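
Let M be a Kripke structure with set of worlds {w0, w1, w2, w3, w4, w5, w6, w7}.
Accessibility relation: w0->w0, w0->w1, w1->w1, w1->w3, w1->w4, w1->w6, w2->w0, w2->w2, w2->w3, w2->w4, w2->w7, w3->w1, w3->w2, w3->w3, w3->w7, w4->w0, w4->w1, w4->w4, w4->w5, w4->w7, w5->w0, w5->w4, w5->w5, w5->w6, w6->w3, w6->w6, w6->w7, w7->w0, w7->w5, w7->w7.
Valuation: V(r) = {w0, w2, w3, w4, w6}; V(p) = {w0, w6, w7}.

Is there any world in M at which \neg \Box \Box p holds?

Yes

Let φ = \neg \Box \Box p. Evaluate φ at each world:
  w0 (successors {w0, w1}): φ is true.
  w1 (successors {w1, w3, w4, w6}): φ is true.
  w2 (successors {w0, w2, w3, w4, w7}): φ is true.
  w3 (successors {w1, w2, w3, w7}): φ is true.
  w4 (successors {w0, w1, w4, w5, w7}): φ is true.
  w5 (successors {w0, w4, w5, w6}): φ is true.
  w6 (successors {w3, w6, w7}): φ is true.
  w7 (successors {w0, w5, w7}): φ is true.
Detail at w0 (witness):
  At w0: \Box \Box p is false, so \neg \Box \Box p is true.
    At w0: \Box \Box p requires \Box p at every successor {w0, w1}.
      \Box p fails at w0, so \Box \Box p is false at w0.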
§ §
Work order:
Give the listing again exactly as it appears.

Written solution:
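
Let M be a Kripke structure with set of worlds {w0, w1, w2, w3, w4, w5, w6, w7}.
Accessibility relation: w0->w0, w0->w1, w1->w1, w1->w3, w1->w4, w1->w6, w2->w0, w2->w2, w2->w3, w2->w4, w2->w7, w3->w1, w3->w2, w3->w3, w3->w7, w4->w0, w4->w1, w4->w4, w4->w5, w4->w7, w5->w0, w5->w4, w5->w5, w5->w6, w6->w3, w6->w6, w6->w7, w7->w0, w7->w5, w7->w7.
Valuation: V(r) = {w0, w2, w3, w4, w6}; V(p) = {w0, w6, w7}.

Is there any world in M at which \neg \Box \Box p holds?

Yes

Let φ = \neg \Box \Box p. Evaluate φ at each world:
  w0 (successors {w0, w1}): φ is true.
  w1 (successors {w1, w3, w4, w6}): φ is true.
  w2 (successors {w0, w2, w3, w4, w7}): φ is true.
  w3 (successors {w1, w2, w3, w7}): φ is true.
  w4 (successors {w0, w1, w4, w5, w7}): φ is true.
  w5 (successors {w0, w4, w5, w6}): φ is true.
  w6 (successors {w3, w6, w7}): φ is true.
  w7 (successors {w0, w5, w7}): φ is true.
Detail at w0 (witness):
  At w0: \Box \Box p is false, so \neg \Box \Box p is true.
    At w0: \Box \Box p requires \Box p at every successor {w0, w1}.
      \Box p fails at w0, so \Box \Box p is false at w0.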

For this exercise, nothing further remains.